**To do:** Beneath this instruction is a listing; print exactly the lines in it starting at the line that contains "Consider 3 convex" and going through the line that contains "obstacle 3: [(0,8)".
Supplied material below:
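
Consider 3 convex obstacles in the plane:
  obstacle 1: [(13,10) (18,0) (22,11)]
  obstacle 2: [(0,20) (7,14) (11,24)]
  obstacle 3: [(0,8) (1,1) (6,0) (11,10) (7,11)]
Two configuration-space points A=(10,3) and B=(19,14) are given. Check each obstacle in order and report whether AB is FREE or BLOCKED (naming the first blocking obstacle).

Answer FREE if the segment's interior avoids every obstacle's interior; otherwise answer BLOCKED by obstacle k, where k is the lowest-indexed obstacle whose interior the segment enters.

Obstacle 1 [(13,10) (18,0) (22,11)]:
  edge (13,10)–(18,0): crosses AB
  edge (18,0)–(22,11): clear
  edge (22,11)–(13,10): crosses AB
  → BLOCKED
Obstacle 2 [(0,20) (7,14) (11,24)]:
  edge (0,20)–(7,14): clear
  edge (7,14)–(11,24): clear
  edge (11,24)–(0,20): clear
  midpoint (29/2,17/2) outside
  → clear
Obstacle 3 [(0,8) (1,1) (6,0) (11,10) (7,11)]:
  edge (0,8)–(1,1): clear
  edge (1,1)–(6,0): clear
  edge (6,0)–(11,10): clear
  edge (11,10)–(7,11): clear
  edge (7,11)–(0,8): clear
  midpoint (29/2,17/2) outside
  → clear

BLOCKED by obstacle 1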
End of Supplied material.
Supplied material below:
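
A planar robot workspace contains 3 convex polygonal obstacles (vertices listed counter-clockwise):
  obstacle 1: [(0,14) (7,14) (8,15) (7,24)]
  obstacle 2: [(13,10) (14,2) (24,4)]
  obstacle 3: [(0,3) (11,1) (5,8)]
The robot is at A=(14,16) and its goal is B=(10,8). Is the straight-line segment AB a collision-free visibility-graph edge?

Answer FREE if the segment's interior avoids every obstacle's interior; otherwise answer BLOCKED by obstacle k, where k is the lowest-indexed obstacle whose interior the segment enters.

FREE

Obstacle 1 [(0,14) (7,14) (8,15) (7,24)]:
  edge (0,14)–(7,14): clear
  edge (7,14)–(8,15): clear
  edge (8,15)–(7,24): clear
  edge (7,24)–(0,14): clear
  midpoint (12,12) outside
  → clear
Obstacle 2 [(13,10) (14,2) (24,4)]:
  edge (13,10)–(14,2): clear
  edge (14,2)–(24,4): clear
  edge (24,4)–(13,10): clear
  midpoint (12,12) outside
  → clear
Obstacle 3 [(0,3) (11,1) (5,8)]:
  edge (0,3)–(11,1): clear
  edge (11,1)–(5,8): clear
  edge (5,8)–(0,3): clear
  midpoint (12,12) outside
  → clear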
End of Supplied material.
**Problem solution:**
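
Consider 3 convex obstacles in the plane:
  obstacle 1: [(13,10) (18,0) (22,11)]
  obstacle 2: [(0,20) (7,14) (11,24)]
  obstacle 3: [(0,8) (1,1) (6,0) (11,10) (7,11)]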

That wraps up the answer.